__Input material__:

>>>>>

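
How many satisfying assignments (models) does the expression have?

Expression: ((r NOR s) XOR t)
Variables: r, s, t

Satisfying assignments: (0,0,0), (0,1,1), (1,0,1), (1,1,1)
Count: 4 out of 8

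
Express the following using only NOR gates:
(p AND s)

((p NOR p) NOR (s NOR s))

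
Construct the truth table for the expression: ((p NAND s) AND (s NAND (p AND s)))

s | p | Output
--------------
0 | 0 | 1
0 | 1 | 1
1 | 0 | 1
1 | 1 | 0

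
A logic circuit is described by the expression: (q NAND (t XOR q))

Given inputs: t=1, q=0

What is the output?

Substituting: (0 NAND (1 XOR 0))
= 1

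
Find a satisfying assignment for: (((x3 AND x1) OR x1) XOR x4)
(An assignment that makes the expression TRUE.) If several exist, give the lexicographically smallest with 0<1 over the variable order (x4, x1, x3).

x4=0, x1=1, x3=0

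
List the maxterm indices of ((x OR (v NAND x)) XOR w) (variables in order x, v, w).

ΠM(1, 3, 5, 7) = (x OR v OR NOT w) AND (x OR NOT v OR NOT w) AND (NOT x OR v OR NOT w) AND (NOT x OR NOT v OR NOT w)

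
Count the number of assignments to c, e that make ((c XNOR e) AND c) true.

Satisfying assignments: (1,1)
Count: 1 out of 4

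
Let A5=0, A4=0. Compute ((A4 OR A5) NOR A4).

Substituting: ((0 OR 0) NOR 0)
= 1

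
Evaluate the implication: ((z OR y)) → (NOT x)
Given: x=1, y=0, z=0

Antecedent ((z OR y)) = 0; consequent (NOT x) = 0.
0 → 0 = 1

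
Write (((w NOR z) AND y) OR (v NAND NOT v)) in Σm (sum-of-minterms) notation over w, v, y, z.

Σm(0, 1, 2, 3, 4, 5, 6, 7, 8, 9, 10, 11, 12, 13, 14, 15) = (NOT w AND NOT v AND NOT y AND NOT z) OR (NOT w AND NOT v AND NOT y AND z) OR (NOT w AND NOT v AND y AND NOT z) OR (NOT w AND NOT v AND y AND z) OR (NOT w AND v AND NOT y AND NOT z) OR (NOT w AND v AND NOT y AND z) OR (NOT w AND v AND y AND NOT z) OR (NOT w AND v AND y AND z) OR (w AND NOT v AND NOT y AND NOT z) OR (w AND NOT v AND NOT y AND z) OR (w AND NOT v AND y AND NOT z) OR (w AND NOT v AND y AND z) OR (w AND v AND NOT y AND NOT z) OR (w AND v AND NOT y AND z) OR (w AND v AND y AND NOT z) OR (w AND v AND y AND z)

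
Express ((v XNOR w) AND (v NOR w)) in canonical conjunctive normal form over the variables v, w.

(v OR NOT w) AND (NOT v OR w) AND (NOT v OR NOT w)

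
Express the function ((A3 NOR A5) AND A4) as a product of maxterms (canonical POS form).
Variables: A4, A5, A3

ΠM(0, 1, 2, 3, 5, 6, 7) = (A4 OR A5 OR A3) AND (A4 OR A5 OR NOT A3) AND (A4 OR NOT A5 OR A3) AND (A4 OR NOT A5 OR NOT A3) AND (NOT A4 OR A5 OR NOT A3) AND (NOT A4 OR NOT A5 OR A3) AND (NOT A4 OR NOT A5 OR NOT A3)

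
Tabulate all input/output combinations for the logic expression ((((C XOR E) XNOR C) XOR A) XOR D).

A | E | C | D | Output
----------------------
0 | 0 | 0 | 0 | 1
0 | 0 | 0 | 1 | 0
0 | 0 | 1 | 0 | 1
0 | 0 | 1 | 1 | 0
0 | 1 | 0 | 0 | 0
0 | 1 | 0 | 1 | 1
0 | 1 | 1 | 0 | 0
0 | 1 | 1 | 1 | 1
1 | 0 | 0 | 0 | 0
1 | 0 | 0 | 1 | 1
1 | 0 | 1 | 0 | 0
1 | 0 | 1 | 1 | 1
1 | 1 | 0 | 0 | 1
1 | 1 | 0 | 1 | 0
1 | 1 | 1 | 0 | 1
1 | 1 | 1 | 1 | 0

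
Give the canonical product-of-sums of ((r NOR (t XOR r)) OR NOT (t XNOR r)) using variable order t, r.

ΠM(3) = (NOT t OR NOT r)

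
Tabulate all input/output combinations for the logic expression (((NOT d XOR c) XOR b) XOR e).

c | b | d | e | Output
----------------------
0 | 0 | 0 | 0 | 1
0 | 0 | 0 | 1 | 0
0 | 0 | 1 | 0 | 0
0 | 0 | 1 | 1 | 1
0 | 1 | 0 | 0 | 0
0 | 1 | 0 | 1 | 1
0 | 1 | 1 | 0 | 1
0 | 1 | 1 | 1 | 0
1 | 0 | 0 | 0 | 0
1 | 0 | 0 | 1 | 1
1 | 0 | 1 | 0 | 1
1 | 0 | 1 | 1 | 0
1 | 1 | 0 | 0 | 1
1 | 1 | 0 | 1 | 0
1 | 1 | 1 | 0 | 0
1 | 1 | 1 | 1 | 1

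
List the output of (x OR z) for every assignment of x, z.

x | z | Output
--------------
0 | 0 | 0
0 | 1 | 1
1 | 0 | 1
1 | 1 | 1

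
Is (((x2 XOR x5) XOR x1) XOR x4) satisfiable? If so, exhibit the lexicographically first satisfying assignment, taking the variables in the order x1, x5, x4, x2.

x1=0, x5=0, x4=0, x2=1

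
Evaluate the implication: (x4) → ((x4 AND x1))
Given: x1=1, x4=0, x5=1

Antecedent (x4) = 0; consequent ((x4 AND x1)) = 0.
0 → 0 = 1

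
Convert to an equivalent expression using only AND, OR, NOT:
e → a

NOT e OR a
(Implication elimination: A → B = NOT A OR B)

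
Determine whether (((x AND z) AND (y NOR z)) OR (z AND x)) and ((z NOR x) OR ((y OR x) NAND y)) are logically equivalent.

No. Counterexample: with z=0, y=0, x=0, Expression 1 = 0 but Expression 2 = 1.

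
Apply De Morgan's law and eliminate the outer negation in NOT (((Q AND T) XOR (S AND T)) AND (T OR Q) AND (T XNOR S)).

NOT ((Q AND T) XOR (S AND T)) OR NOT (T OR Q) OR NOT (T XNOR S)
De Morgan's: NOT(AND of terms) = OR of negations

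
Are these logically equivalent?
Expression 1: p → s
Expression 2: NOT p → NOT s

No, Inverse is not equivalent to original (counterexample: p=0, s=1)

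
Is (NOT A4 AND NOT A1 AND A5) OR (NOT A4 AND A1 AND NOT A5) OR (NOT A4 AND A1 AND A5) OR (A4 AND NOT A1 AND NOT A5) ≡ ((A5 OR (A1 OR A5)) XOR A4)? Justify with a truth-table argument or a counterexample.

Yes, they are equivalent — the two output columns agree on all 8 assignments:
A4 | A1 | A5 | Expression 1 | Expression 2
------------------------------------------
0 | 0 | 0 | 0 | 0
0 | 0 | 1 | 1 | 1
0 | 1 | 0 | 1 | 1
0 | 1 | 1 | 1 | 1
1 | 0 | 0 | 1 | 1
1 | 0 | 1 | 0 | 0
1 | 1 | 0 | 0 | 0
1 | 1 | 1 | 0 | 0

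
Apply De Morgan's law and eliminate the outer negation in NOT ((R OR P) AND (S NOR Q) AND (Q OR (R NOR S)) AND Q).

NOT (R OR P) OR NOT (S NOR Q) OR NOT (Q OR (R NOR S)) OR NOT Q
De Morgan's: NOT(AND of terms) = OR of negations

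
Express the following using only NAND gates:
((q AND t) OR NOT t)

((((q NAND t) NAND (q NAND t)) NAND ((q NAND t) NAND (q NAND t))) NAND ((t NAND t) NAND (t NAND t)))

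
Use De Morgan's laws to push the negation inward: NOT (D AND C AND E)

NOT D OR NOT C OR NOT E
De Morgan's: NOT(AND of terms) = OR of negations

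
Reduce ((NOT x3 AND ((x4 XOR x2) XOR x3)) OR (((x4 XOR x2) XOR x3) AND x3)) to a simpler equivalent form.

By distribution ((E AND v) OR (E AND NOT v) = E):
= ((x4 XOR x2) XOR x3)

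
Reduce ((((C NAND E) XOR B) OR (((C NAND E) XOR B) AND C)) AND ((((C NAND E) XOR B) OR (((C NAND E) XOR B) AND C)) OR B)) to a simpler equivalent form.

By absorption (E AND (E OR v) = E) then absorption (E OR (E AND v) = E):
= ((C NAND E) XOR B)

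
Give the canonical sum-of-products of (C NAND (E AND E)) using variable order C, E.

Σm(0, 1, 2) = (NOT C AND NOT E) OR (NOT C AND E) OR (C AND NOT E)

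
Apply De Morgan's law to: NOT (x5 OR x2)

NOT x5 AND NOT x2
De Morgan's: NOT(OR of terms) = AND of negations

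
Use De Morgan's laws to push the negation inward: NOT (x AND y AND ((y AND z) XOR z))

NOT x OR NOT y OR NOT ((y AND z) XOR z)
De Morgan's: NOT(AND of terms) = OR of negations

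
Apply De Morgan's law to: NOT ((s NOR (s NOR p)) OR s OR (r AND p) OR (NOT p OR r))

NOT (s NOR (s NOR p)) AND NOT s AND NOT (r AND p) AND NOT (NOT p OR r)
De Morgan's: NOT(OR of terms) = AND of negations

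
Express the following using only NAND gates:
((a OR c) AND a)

((((a NAND a) NAND (c NAND c)) NAND a) NAND (((a NAND a) NAND (c NAND c)) NAND a))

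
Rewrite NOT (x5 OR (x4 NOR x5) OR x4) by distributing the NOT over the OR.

NOT x5 AND NOT (x4 NOR x5) AND NOT x4
De Morgan's: NOT(OR of terms) = AND of negations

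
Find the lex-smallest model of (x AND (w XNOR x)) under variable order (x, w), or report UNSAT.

x=1, w=1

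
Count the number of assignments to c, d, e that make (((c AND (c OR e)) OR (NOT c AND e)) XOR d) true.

Satisfying assignments: (0,0,1), (0,1,0), (1,0,0), (1,0,1)
Count: 4 out of 8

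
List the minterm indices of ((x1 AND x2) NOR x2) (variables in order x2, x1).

Σm(0, 1) = (NOT x2 AND NOT x1) OR (NOT x2 AND x1)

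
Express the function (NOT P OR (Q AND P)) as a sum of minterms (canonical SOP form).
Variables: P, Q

Σm(0, 1, 3) = (NOT P AND NOT Q) OR (NOT P AND Q) OR (P AND Q)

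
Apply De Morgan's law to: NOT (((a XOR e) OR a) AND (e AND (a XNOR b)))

NOT ((a XOR e) OR a) OR NOT (e AND (a XNOR b))
De Morgan's: NOT(AND of terms) = OR of negations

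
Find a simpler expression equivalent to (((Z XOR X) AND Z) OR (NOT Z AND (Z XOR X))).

By distribution ((E AND v) OR (E AND NOT v) = E):
= (Z XOR X)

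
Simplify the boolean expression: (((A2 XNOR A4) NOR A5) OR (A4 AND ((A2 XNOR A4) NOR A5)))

By absorption (E OR (E AND v) = E):
= ((A2 XNOR A4) NOR A5)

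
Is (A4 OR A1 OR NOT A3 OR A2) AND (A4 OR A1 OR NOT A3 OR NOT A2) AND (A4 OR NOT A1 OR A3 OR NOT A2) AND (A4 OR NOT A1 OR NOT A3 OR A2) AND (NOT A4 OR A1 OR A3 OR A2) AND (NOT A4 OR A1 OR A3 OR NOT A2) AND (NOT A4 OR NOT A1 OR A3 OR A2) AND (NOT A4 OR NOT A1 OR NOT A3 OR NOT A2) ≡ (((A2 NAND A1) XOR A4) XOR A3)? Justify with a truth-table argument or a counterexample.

Yes, they are equivalent — the two output columns agree on all 16 assignments:
A4 | A1 | A3 | A2 | Expression 1 | Expression 2
-----------------------------------------------
0 | 0 | 0 | 0 | 1 | 1
0 | 0 | 0 | 1 | 1 | 1
0 | 0 | 1 | 0 | 0 | 0
0 | 0 | 1 | 1 | 0 | 0
0 | 1 | 0 | 0 | 1 | 1
0 | 1 | 0 | 1 | 0 | 0
0 | 1 | 1 | 0 | 0 | 0
0 | 1 | 1 | 1 | 1 | 1
1 | 0 | 0 | 0 | 0 | 0
1 | 0 | 0 | 1 | 0 | 0
1 | 0 | 1 | 0 | 1 | 1
1 | 0 | 1 | 1 | 1 | 1
1 | 1 | 0 | 0 | 0 | 0
1 | 1 | 0 | 1 | 1 | 1
1 | 1 | 1 | 0 | 1 | 1
1 | 1 | 1 | 1 | 0 | 0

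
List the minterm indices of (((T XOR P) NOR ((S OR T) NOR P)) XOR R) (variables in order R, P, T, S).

Σm(1, 6, 7, 8, 10, 11, 12, 13) = (NOT R AND NOT P AND NOT T AND S) OR (NOT R AND P AND T AND NOT S) OR (NOT R AND P AND T AND S) OR (R AND NOT P AND NOT T AND NOT S) OR (R AND NOT P AND T AND NOT S) OR (R AND NOT P AND T AND S) OR (R AND P AND NOT T AND NOT S) OR (R AND P AND NOT T AND S)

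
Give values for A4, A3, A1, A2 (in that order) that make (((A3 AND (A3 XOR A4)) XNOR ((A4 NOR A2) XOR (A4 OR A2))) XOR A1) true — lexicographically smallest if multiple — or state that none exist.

A4=0, A3=0, A1=1, A2=0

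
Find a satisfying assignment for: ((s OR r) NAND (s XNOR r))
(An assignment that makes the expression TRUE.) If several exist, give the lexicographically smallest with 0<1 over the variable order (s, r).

s=0, r=0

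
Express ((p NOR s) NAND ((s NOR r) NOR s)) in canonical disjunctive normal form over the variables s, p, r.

(NOT s AND NOT p AND NOT r) OR (NOT s AND p AND NOT r) OR (NOT s AND p AND r) OR (s AND NOT p AND NOT r) OR (s AND NOT p AND r) OR (s AND p AND NOT r) OR (s AND p AND r)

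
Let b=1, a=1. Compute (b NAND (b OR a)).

Substituting: (1 NAND (1 OR 1))
= 0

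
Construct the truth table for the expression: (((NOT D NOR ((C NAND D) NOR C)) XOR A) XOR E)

D | C | A | E | Output
----------------------
0 | 0 | 0 | 0 | 0
0 | 0 | 0 | 1 | 1
0 | 0 | 1 | 0 | 1
0 | 0 | 1 | 1 | 0
0 | 1 | 0 | 0 | 0
0 | 1 | 0 | 1 | 1
0 | 1 | 1 | 0 | 1
0 | 1 | 1 | 1 | 0
1 | 0 | 0 | 0 | 1
1 | 0 | 0 | 1 | 0
1 | 0 | 1 | 0 | 0
1 | 0 | 1 | 1 | 1
1 | 1 | 0 | 0 | 1
1 | 1 | 0 | 1 | 0
1 | 1 | 1 | 0 | 0
1 | 1 | 1 | 1 | 1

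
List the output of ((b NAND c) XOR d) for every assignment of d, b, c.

d | b | c | Output
------------------
0 | 0 | 0 | 1
0 | 0 | 1 | 1
0 | 1 | 0 | 1
0 | 1 | 1 | 0
1 | 0 | 0 | 0
1 | 0 | 1 | 0
1 | 1 | 0 | 0
1 | 1 | 1 | 1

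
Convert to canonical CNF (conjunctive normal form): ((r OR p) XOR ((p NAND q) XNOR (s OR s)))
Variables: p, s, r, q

(p OR s OR r OR q) AND (p OR s OR r OR NOT q) AND (p OR NOT s OR NOT r OR q) AND (p OR NOT s OR NOT r OR NOT q) AND (NOT p OR s OR r OR NOT q) AND (NOT p OR s OR NOT r OR NOT q) AND (NOT p OR NOT s OR r OR q) AND (NOT p OR NOT s OR NOT r OR q)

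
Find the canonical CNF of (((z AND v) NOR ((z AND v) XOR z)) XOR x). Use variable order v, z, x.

(v OR z OR NOT x) AND (v OR NOT z OR x) AND (NOT v OR z OR NOT x) AND (NOT v OR NOT z OR x)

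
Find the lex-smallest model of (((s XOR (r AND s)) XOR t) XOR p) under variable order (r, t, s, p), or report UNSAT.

r=0, t=0, s=0, p=1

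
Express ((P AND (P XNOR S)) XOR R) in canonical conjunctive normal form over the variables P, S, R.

(P OR S OR R) AND (P OR NOT S OR R) AND (NOT P OR S OR R) AND (NOT P OR NOT S OR NOT R)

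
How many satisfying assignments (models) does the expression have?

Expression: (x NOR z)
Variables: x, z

Satisfying assignments: (0,0)
Count: 1 out of 4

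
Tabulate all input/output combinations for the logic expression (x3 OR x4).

x4 | x3 | Output
----------------
0 | 0 | 0
0 | 1 | 1
1 | 0 | 1
1 | 1 | 1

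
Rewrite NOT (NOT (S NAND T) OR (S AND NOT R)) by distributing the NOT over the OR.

(S NAND T) AND NOT (S AND NOT R)
De Morgan's: NOT(OR of terms) = AND of negations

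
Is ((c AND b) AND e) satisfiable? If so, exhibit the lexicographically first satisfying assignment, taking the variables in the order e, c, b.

e=1, c=1, b=1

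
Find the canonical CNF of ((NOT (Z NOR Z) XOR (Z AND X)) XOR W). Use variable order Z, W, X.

(Z OR W OR X) AND (Z OR W OR NOT X) AND (NOT Z OR W OR NOT X) AND (NOT Z OR NOT W OR X)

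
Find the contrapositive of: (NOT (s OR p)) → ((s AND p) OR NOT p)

Contrapositive: NOT ((s AND p) OR NOT p) → (s OR p)
Note: A statement and its contrapositive are logically equivalent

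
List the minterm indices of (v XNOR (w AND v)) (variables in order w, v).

Σm(0, 2, 3) = (NOT w AND NOT v) OR (w AND NOT v) OR (w AND v)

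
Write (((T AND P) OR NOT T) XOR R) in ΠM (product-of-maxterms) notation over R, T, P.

ΠM(2, 4, 5, 7) = (R OR NOT T OR P) AND (NOT R OR T OR P) AND (NOT R OR T OR NOT P) AND (NOT R OR NOT T OR NOT P)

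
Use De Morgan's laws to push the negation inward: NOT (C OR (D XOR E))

NOT C AND NOT (D XOR E)
De Morgan's: NOT(OR of terms) = AND of negations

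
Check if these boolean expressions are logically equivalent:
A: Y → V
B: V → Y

No, Converse is not equivalent to original (counterexample: Y=0, V=1)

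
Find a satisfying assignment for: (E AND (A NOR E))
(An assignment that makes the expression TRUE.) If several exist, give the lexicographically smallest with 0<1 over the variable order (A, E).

UNSATISFIABLE - no assignment makes this expression true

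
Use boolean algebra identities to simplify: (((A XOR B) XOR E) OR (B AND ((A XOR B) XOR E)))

By absorption (E OR (E AND v) = E):
= ((A XOR B) XOR E)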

<<<<<

__Your instructions__: The range begins at the line containing "Check if these" and ends at the last line of the entries; reproduce it exactly.

__Response to the exercise__:
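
Check if these boolean expressions are logically equivalent:
A: Y → V
B: V → Y

No, Converse is not equivalent to original (counterexample: Y=0, V=1)

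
Find a satisfying assignment for: (E AND (A NOR E))
(An assignment that makes the expression TRUE.) If several exist, give the lexicographically smallest with 0<1 over the variable order (A, E).

UNSATISFIABLE - no assignment makes this expression true

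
Use boolean algebra identities to simplify: (((A XOR B) XOR E) OR (B AND ((A XOR B) XOR E)))

By absorption (E OR (E AND v) = E):
= ((A XOR B) XOR E)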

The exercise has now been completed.